Your assignment: Reproduce each line from the first in the data through the line that contains "Reward vector r = [4, 0, 1, 1, -3, 0]" exactly; give nothing else.

[Stored items]
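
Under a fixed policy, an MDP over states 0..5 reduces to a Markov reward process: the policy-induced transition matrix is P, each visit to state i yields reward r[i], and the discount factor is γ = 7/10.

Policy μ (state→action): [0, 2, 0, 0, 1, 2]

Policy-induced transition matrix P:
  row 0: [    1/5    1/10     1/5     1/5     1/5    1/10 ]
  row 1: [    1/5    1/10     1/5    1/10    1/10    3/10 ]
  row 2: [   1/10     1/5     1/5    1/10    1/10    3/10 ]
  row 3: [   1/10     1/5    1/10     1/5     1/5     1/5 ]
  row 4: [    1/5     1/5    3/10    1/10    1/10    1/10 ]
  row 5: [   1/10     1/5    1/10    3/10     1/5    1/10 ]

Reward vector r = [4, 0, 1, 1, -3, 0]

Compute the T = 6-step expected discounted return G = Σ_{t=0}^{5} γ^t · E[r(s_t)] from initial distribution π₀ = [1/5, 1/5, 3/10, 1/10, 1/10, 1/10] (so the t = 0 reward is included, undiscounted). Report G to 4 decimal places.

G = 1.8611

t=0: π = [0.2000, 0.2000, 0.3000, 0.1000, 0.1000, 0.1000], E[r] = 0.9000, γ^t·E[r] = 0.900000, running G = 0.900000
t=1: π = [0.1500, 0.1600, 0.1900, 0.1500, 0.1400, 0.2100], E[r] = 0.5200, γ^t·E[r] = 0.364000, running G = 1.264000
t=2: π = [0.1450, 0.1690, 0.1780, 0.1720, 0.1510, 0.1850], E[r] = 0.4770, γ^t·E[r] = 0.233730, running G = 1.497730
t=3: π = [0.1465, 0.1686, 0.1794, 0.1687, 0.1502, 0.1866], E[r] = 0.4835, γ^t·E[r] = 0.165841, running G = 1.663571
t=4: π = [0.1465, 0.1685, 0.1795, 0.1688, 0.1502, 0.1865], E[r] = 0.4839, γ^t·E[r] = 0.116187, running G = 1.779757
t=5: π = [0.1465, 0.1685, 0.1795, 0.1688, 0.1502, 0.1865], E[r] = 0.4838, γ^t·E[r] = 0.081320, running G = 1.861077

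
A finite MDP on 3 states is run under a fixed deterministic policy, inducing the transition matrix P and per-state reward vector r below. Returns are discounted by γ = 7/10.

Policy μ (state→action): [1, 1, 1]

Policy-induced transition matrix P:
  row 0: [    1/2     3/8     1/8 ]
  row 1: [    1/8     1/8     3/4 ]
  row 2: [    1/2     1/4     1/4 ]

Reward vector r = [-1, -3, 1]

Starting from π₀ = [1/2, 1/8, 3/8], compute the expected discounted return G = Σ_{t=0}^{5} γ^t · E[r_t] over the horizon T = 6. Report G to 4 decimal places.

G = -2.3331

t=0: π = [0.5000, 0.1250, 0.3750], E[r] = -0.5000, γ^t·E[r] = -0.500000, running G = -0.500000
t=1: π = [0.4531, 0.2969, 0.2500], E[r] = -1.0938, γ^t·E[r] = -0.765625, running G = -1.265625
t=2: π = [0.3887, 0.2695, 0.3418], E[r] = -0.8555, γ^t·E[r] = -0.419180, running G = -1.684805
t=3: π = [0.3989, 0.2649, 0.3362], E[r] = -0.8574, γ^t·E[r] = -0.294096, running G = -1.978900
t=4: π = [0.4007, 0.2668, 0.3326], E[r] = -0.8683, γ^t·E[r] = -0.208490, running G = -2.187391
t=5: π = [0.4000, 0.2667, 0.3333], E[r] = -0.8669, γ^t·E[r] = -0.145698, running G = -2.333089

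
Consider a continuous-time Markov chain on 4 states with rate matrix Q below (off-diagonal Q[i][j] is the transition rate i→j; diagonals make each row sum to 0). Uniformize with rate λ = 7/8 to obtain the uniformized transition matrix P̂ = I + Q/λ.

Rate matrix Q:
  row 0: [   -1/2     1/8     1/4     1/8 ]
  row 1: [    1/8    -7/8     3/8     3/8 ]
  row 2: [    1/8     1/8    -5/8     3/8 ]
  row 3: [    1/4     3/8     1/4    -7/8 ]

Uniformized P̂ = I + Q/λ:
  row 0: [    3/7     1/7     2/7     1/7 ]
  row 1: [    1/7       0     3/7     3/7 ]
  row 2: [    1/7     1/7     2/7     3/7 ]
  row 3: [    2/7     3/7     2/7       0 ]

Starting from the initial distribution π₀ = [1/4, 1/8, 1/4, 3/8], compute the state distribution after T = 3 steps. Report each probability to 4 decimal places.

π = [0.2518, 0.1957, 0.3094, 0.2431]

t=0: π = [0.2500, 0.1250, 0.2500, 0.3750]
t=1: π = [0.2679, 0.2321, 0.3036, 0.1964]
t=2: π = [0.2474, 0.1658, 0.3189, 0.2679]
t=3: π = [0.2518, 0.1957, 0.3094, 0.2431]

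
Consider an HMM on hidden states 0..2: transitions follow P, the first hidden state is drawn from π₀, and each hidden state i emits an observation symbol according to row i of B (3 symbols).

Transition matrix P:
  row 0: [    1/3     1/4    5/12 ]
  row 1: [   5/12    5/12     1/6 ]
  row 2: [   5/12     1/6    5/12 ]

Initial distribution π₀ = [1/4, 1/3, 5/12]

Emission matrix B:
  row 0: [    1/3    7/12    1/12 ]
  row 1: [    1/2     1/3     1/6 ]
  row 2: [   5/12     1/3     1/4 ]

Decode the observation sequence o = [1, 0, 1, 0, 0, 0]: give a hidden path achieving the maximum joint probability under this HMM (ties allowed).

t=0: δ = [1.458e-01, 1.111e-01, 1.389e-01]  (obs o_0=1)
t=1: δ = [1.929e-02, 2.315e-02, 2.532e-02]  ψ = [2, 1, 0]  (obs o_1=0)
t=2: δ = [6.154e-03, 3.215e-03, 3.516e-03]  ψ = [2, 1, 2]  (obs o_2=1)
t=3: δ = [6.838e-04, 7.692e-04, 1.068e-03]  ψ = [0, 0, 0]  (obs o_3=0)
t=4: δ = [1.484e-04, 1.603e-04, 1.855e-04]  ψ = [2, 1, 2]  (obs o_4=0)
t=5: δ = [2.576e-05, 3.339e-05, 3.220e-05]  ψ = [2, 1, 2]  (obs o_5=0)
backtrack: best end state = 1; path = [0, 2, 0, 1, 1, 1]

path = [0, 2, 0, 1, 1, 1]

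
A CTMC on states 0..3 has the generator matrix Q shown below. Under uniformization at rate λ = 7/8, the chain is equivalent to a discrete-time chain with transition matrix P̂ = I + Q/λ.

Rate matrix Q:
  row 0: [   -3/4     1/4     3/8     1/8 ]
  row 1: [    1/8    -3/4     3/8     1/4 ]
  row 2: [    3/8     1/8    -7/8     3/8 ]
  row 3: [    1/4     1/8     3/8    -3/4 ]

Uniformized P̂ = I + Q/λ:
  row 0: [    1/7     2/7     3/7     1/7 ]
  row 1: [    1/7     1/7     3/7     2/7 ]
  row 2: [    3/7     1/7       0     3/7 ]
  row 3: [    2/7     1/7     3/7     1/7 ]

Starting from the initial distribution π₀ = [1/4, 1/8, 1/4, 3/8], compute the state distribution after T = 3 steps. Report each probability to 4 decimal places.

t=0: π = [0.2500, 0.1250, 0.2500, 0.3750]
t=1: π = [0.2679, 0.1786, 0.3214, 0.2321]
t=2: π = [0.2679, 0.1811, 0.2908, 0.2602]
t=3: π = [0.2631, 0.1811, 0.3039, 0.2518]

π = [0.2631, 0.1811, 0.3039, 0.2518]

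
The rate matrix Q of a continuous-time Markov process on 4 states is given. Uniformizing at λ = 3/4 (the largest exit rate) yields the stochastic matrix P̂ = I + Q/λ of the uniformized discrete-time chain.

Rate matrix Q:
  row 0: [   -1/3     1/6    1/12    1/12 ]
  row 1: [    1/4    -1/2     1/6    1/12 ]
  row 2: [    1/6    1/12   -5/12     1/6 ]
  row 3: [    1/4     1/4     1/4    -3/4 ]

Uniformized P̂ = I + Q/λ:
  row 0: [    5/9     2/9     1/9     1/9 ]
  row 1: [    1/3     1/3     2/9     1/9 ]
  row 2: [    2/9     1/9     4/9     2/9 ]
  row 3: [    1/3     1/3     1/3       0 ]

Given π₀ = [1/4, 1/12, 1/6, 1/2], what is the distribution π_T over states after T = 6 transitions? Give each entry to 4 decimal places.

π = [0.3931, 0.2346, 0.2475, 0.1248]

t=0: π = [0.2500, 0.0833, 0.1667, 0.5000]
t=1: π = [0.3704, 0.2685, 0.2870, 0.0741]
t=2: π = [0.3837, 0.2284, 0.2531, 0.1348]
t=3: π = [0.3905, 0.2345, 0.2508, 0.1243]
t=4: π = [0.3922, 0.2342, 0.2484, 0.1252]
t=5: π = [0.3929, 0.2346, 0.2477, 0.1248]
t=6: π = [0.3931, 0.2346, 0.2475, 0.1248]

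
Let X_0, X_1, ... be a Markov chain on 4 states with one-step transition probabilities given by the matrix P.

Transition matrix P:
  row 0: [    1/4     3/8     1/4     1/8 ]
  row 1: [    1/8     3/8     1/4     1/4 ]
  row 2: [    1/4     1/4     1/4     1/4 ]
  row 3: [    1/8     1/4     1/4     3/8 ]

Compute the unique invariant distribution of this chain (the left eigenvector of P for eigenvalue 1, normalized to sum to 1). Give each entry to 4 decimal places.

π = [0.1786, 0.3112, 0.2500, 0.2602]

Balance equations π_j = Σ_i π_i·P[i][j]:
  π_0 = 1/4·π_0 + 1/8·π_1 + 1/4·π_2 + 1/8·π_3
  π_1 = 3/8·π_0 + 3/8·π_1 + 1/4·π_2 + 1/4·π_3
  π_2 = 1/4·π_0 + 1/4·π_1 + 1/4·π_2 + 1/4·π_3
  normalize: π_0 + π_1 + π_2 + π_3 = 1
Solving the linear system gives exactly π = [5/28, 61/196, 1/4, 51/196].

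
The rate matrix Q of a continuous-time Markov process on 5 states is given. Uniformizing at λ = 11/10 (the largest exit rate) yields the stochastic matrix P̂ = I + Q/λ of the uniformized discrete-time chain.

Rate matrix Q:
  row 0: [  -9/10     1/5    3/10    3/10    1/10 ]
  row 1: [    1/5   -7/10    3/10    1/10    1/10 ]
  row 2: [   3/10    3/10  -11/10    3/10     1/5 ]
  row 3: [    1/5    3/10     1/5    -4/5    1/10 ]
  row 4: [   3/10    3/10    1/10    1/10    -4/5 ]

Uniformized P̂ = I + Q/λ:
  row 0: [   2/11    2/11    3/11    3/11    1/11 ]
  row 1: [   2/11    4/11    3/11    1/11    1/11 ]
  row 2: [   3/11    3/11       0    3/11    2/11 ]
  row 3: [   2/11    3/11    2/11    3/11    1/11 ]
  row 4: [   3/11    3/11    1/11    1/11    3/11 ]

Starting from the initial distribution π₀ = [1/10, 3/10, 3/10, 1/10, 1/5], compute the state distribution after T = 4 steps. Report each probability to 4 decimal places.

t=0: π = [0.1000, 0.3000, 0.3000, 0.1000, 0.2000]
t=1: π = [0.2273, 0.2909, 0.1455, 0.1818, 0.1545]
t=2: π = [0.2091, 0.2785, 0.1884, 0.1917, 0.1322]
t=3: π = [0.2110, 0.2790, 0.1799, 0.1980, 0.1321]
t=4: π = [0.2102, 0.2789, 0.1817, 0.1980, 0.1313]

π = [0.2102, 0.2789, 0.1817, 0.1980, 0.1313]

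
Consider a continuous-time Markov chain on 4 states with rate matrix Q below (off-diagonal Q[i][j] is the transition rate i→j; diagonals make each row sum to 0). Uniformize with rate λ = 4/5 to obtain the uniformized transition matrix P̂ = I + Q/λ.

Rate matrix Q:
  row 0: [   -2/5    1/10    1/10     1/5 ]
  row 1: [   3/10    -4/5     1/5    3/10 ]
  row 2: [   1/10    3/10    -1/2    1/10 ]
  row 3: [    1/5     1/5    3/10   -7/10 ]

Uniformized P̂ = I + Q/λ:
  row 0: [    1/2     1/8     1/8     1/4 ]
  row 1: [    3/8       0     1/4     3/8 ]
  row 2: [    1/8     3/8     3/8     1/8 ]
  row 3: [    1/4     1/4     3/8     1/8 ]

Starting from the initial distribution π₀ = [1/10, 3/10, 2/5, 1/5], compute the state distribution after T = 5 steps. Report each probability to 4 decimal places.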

Final answer:
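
Under a fixed policy, an MDP over states 0..5 reduces to a Markov reward process: the policy-induced transition matrix is P, each visit to state i yields reward r[i], and the discount factor is γ = 7/10.

Policy μ (state→action): [0, 2, 0, 0, 1, 2]

Policy-induced transition matrix P:
  row 0: [    1/5    1/10     1/5     1/5     1/5    1/10 ]
  row 1: [    1/5    1/10     1/5    1/10    1/10    3/10 ]
  row 2: [   1/10     1/5     1/5    1/10    1/10    3/10 ]
  row 3: [   1/10     1/5    1/10     1/5     1/5     1/5 ]
  row 4: [    1/5     1/5    3/10    1/10    1/10    1/10 ]
  row 5: [   1/10     1/5    1/10    3/10     1/5    1/10 ]

Reward vector r = [4, 0, 1, 1, -3, 0]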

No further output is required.